(Beginning of RECORDED INFORMATION)

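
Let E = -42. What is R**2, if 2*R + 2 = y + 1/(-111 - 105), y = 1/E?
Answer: 9406489/9144576 ≈ 1.0286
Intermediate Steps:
y = -1/42 (y = 1/(-42) = -1/42 ≈ -0.023810)
R = -3067/3024 (R = -1 + (-1/42 + 1/(-111 - 105))/2 = -1 + (-1/42 + 1/(-216))/2 = -1 + (-1/42 - 1/216)/2 = -1 + (1/2)*(-43/1512) = -1 - 43/3024 = -3067/3024 ≈ -1.0142)
R**2 = (-3067/3024)**2 = 9406489/9144576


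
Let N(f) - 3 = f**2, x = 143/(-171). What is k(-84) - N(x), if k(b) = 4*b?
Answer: -9933148/29241 ≈ -339.70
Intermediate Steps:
x = -143/171 (x = 143*(-1/171) = -143/171 ≈ -0.83626)
N(f) = 3 + f**2
k(-84) - N(x) = 4*(-84) - (3 + (-143/171)**2) = -336 - (3 + 20449/29241) = -336 - 1*108172/29241 = -336 - 108172/29241 = -9933148/29241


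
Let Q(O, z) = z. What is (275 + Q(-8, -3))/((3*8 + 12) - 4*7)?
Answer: 34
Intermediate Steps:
(275 + Q(-8, -3))/((3*8 + 12) - 4*7) = (275 - 3)/((3*8 + 12) - 4*7) = 272/((24 + 12) - 28) = 272/(36 - 28) = 272/8 = 272*(⅛) = 34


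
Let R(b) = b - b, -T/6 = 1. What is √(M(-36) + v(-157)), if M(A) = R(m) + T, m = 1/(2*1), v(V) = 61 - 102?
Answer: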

(End of RECORDED INFORMATION)

TASK PROMPT → Nothing but the lines from the one with "Answer: -9933148/29241 ≈ -339.70" through the end of the data above should be reproduced, each exactly, both ends included.

YOUR RESPONSE →
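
Answer: -9933148/29241 ≈ -339.70
Intermediate Steps:
x = -143/171 (x = 143*(-1/171) = -143/171 ≈ -0.83626)
N(f) = 3 + f**2
k(-84) - N(x) = 4*(-84) - (3 + (-143/171)**2) = -336 - (3 + 20449/29241) = -336 - 1*108172/29241 = -336 - 108172/29241 = -9933148/29241


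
Let Q(O, z) = z. What is (275 + Q(-8, -3))/((3*8 + 12) - 4*7)?
Answer: 34
Intermediate Steps:
(275 + Q(-8, -3))/((3*8 + 12) - 4*7) = (275 - 3)/((3*8 + 12) - 4*7) = 272/((24 + 12) - 28) = 272/(36 - 28) = 272/8 = 272*(⅛) = 34


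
Let R(b) = b - b, -T/6 = 1. What is √(M(-36) + v(-157)), if M(A) = R(m) + T, m = 1/(2*1), v(V) = 61 - 102?
Answer: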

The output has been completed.